Data extracts: Begin

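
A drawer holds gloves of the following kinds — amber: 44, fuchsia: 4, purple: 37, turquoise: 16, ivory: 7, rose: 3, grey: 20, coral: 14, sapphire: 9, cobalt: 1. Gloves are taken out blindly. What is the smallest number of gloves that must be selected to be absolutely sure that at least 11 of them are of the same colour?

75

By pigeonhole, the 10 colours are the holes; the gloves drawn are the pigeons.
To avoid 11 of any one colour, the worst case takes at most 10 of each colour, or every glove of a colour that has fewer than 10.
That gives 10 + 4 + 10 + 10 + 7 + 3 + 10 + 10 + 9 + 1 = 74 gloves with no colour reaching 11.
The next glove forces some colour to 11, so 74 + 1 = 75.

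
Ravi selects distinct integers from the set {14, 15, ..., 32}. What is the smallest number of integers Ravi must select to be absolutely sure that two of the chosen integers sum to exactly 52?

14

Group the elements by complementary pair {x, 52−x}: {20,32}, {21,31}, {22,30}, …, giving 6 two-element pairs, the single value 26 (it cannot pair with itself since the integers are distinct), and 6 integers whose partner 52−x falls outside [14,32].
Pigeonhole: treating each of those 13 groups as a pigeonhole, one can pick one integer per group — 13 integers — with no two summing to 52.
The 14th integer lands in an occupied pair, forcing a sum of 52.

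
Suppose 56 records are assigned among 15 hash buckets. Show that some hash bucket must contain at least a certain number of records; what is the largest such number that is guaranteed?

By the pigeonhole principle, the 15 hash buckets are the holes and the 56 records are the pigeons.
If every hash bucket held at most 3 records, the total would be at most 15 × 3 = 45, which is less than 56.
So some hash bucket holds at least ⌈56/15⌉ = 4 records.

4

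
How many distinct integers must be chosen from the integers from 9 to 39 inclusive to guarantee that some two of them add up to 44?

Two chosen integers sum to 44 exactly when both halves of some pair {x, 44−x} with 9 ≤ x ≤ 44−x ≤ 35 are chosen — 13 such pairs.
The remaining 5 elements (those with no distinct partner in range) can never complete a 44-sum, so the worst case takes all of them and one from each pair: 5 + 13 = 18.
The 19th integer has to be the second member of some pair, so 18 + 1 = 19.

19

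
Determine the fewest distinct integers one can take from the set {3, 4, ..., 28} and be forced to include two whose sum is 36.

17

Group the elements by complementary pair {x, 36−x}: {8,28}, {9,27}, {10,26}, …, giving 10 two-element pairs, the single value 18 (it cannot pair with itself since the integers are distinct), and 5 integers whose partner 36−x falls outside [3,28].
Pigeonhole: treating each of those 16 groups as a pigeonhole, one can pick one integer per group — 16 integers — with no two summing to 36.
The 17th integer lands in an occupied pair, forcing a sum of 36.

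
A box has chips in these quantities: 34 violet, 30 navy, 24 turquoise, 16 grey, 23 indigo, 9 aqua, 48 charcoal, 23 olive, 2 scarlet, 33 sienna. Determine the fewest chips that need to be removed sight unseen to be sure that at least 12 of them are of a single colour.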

Data extracts: End

What you need to do
Go through the records above and retype each one exactly.

Task output
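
A drawer holds gloves of the following kinds — amber: 44, fuchsia: 4, purple: 37, turquoise: 16, ivory: 7, rose: 3, grey: 20, coral: 14, sapphire: 9, cobalt: 1. Gloves are taken out blindly. What is the smallest number of gloves that must be selected to be absolutely sure that at least 11 of them are of the same colour?

75

By pigeonhole, the 10 colours are the holes; the gloves drawn are the pigeons.
To avoid 11 of any one colour, the worst case takes at most 10 of each colour, or every glove of a colour that has fewer than 10.
That gives 10 + 4 + 10 + 10 + 7 + 3 + 10 + 10 + 9 + 1 = 74 gloves with no colour reaching 11.
The next glove forces some colour to 11, so 74 + 1 = 75.

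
Ravi selects distinct integers from the set {14, 15, ..., 32}. What is the smallest number of integers Ravi must select to be absolutely sure that two of the chosen integers sum to exactly 52?

14

Group the elements by complementary pair {x, 52−x}: {20,32}, {21,31}, {22,30}, …, giving 6 two-element pairs, the single value 26 (it cannot pair with itself since the integers are distinct), and 6 integers whose partner 52−x falls outside [14,32].
Pigeonhole: treating each of those 13 groups as a pigeonhole, one can pick one integer per group — 13 integers — with no two summing to 52.
The 14th integer lands in an occupied pair, forcing a sum of 52.

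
Suppose 56 records are assigned among 15 hash buckets. Show that some hash bucket must contain at least a certain number of records; what is the largest such number that is guaranteed?

By the pigeonhole principle, the 15 hash buckets are the holes and the 56 records are the pigeons.
If every hash bucket held at most 3 records, the total would be at most 15 × 3 = 45, which is less than 56.
So some hash bucket holds at least ⌈56/15⌉ = 4 records.

4

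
How many distinct integers must be chosen from the integers from 9 to 39 inclusive to guarantee that some two of them add up to 44?

Two chosen integers sum to 44 exactly when both halves of some pair {x, 44−x} with 9 ≤ x ≤ 44−x ≤ 35 are chosen — 13 such pairs.
The remaining 5 elements (those with no distinct partner in range) can never complete a 44-sum, so the worst case takes all of them and one from each pair: 5 + 13 = 18.
The 19th integer has to be the second member of some pair, so 18 + 1 = 19.

19

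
Determine the fewest distinct integers one can take from the set {3, 4, ..., 28} and be forced to include two whose sum is 36.

17

Group the elements by complementary pair {x, 36−x}: {8,28}, {9,27}, {10,26}, …, giving 10 two-element pairs, the single value 18 (it cannot pair with itself since the integers are distinct), and 5 integers whose partner 36−x falls outside [3,28].
Pigeonhole: treating each of those 16 groups as a pigeonhole, one can pick one integer per group — 16 integers — with no two summing to 36.
The 17th integer lands in an occupied pair, forcing a sum of 36.

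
A box has chips in these quantities: 34 violet, 30 navy, 24 turquoise, 16 grey, 23 indigo, 9 aqua, 48 charcoal, 23 olive, 2 scarlet, 33 sienna. Determine the fewest chips that need to be removed sight unseen to be sure that at least 12 of them are of a single colour.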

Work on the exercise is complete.